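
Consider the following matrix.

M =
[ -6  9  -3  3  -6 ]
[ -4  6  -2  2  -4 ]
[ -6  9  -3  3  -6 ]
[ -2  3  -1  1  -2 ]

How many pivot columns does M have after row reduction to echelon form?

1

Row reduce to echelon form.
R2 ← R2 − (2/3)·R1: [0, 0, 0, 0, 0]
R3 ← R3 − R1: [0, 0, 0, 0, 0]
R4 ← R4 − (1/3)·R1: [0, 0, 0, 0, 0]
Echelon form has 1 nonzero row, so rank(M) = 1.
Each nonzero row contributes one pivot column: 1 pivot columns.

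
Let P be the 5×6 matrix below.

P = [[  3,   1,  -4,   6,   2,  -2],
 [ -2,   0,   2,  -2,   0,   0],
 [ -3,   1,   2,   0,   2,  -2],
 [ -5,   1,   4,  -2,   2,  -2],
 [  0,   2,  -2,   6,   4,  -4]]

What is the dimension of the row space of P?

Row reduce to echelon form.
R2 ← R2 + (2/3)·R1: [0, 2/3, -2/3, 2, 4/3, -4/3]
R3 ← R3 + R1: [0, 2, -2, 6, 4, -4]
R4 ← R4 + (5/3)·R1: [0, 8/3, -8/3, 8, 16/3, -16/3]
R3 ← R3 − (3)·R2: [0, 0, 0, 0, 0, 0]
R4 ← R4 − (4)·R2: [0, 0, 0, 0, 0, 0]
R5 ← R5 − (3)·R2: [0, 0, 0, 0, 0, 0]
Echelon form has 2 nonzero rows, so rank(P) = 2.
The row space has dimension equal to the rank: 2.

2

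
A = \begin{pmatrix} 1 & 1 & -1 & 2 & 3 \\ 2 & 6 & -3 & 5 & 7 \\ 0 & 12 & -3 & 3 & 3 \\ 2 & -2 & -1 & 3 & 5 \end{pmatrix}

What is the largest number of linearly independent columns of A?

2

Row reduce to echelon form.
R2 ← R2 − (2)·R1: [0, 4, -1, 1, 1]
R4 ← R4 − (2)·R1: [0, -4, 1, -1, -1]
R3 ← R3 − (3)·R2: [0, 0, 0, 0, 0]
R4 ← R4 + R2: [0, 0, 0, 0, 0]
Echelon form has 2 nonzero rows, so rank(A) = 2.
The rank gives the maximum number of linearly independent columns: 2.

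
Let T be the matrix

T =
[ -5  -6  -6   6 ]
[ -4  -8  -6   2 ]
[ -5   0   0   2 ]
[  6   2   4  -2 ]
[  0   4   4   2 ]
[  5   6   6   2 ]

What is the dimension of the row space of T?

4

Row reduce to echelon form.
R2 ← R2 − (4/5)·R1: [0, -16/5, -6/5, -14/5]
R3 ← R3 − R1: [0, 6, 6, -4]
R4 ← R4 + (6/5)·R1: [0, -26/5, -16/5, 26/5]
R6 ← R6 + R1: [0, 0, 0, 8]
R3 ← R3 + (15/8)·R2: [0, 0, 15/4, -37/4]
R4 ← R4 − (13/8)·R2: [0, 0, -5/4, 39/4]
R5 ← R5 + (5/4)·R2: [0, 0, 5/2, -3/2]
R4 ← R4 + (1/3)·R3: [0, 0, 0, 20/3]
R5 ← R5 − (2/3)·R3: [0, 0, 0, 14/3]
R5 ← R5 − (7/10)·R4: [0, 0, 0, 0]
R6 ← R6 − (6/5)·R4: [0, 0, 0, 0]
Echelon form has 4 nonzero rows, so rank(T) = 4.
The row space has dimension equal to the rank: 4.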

□ □ □

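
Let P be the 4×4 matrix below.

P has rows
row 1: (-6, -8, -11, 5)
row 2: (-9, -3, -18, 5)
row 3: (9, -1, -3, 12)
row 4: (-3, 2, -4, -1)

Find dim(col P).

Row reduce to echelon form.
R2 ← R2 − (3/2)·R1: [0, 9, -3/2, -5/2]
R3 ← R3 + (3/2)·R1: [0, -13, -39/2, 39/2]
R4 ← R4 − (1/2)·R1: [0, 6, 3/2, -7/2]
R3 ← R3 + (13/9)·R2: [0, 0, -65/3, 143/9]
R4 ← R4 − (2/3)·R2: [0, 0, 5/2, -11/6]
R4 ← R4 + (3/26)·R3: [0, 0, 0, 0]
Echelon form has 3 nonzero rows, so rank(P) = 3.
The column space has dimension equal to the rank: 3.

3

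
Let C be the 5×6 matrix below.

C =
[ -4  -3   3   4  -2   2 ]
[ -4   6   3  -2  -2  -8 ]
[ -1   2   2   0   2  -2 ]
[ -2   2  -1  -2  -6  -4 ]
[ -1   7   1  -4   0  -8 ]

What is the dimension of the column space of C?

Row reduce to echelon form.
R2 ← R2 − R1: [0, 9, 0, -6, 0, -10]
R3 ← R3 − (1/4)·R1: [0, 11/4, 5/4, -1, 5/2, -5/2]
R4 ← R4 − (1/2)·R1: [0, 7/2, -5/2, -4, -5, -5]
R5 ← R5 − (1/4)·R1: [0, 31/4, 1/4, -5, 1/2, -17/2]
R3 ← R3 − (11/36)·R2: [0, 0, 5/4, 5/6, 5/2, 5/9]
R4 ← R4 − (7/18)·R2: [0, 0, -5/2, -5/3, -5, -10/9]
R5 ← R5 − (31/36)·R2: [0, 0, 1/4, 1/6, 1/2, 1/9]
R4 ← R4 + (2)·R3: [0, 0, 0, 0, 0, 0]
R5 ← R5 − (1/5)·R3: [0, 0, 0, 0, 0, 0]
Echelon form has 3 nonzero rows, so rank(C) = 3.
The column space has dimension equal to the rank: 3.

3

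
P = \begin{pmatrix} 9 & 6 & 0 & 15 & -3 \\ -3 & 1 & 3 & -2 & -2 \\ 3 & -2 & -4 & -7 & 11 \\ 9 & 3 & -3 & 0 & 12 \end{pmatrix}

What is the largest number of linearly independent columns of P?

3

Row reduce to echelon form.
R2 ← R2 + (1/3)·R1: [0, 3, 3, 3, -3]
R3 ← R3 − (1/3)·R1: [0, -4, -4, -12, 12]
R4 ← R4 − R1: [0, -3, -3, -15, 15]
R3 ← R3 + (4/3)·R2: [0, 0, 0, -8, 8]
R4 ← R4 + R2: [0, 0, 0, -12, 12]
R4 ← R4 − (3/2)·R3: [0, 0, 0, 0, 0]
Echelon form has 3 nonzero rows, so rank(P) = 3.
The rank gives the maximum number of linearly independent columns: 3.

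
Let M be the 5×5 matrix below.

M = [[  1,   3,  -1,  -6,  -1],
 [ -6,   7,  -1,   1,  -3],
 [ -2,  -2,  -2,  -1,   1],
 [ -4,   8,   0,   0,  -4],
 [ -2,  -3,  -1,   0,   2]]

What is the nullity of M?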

□ □ □

▶ _What you will do_: Above are the records; copy every line in them that holds the word "below".

▶ _Reply_:
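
Let P be the 5×6 matrix below.
Let P be the 4×4 matrix below.
Let C be the 5×6 matrix below.
Let M be the 5×5 matrix below.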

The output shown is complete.